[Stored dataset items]

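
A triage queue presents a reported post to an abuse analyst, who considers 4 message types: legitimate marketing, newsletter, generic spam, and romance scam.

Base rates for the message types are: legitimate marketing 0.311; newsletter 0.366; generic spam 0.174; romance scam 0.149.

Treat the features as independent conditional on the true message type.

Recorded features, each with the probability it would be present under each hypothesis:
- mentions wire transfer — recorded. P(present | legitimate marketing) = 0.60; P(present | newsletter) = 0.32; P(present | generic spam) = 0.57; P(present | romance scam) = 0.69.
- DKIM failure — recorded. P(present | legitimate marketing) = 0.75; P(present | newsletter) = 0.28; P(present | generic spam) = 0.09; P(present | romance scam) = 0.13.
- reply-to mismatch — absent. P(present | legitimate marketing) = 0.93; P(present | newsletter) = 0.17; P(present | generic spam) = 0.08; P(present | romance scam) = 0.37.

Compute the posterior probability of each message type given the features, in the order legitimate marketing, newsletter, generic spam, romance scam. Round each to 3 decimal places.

0.183, 0.507, 0.153, 0.157

By Bayes' rule with conditional independence, the unnormalized weight for each hypothesis is prior × ∏ likelihoods (using 1 − P(present | H) for each absent feature):
  legitimate marketing: 0.311 × 0.60 × 0.75 × (1 − 0.93) = 0.0097965
  newsletter: 0.366 × 0.32 × 0.28 × (1 − 0.17) = 0.027219
  generic spam: 0.174 × 0.57 × 0.09 × (1 − 0.08) = 0.0082121
  romance scam: 0.149 × 0.69 × 0.13 × (1 − 0.37) = 0.0084201
Normalizing constant Z = 0.0097965 + 0.027219 + 0.0082121 + 0.0084201 = 0.053647.
P(legitimate marketing | evidence) = 0.0097965 / 0.053647 ≈ 0.183
P(newsletter | evidence) = 0.027219 / 0.053647 ≈ 0.507
P(generic spam | evidence) = 0.0082121 / 0.053647 ≈ 0.153
P(romance scam | evidence) = 0.0084201 / 0.053647 ≈ 0.157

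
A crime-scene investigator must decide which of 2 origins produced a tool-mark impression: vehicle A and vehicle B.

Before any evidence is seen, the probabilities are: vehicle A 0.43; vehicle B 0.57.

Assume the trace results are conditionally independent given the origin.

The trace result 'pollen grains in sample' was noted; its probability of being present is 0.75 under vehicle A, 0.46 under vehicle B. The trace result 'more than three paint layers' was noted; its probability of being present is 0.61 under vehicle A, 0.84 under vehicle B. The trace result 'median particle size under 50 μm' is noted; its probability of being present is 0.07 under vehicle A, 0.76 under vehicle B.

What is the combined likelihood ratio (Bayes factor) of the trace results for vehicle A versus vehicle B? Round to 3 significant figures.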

## What the exercise asks
Write out an exact transcription of the line with "A crime-scene investigator" and of each line after it; stop at the end of the records.

## Response below
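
A crime-scene investigator must decide which of 2 origins produced a tool-mark impression: vehicle A and vehicle B.

Before any evidence is seen, the probabilities are: vehicle A 0.43; vehicle B 0.57.

Assume the trace results are conditionally independent given the origin.

The trace result 'pollen grains in sample' was noted; its probability of being present is 0.75 under vehicle A, 0.46 under vehicle B. The trace result 'more than three paint layers' was noted; its probability of being present is 0.61 under vehicle A, 0.84 under vehicle B. The trace result 'median particle size under 50 μm' is noted; its probability of being present is 0.07 under vehicle A, 0.76 under vehicle B.

What is the combined likelihood ratio (Bayes factor) of the trace results for vehicle A versus vehicle B? Round to 3 significant figures.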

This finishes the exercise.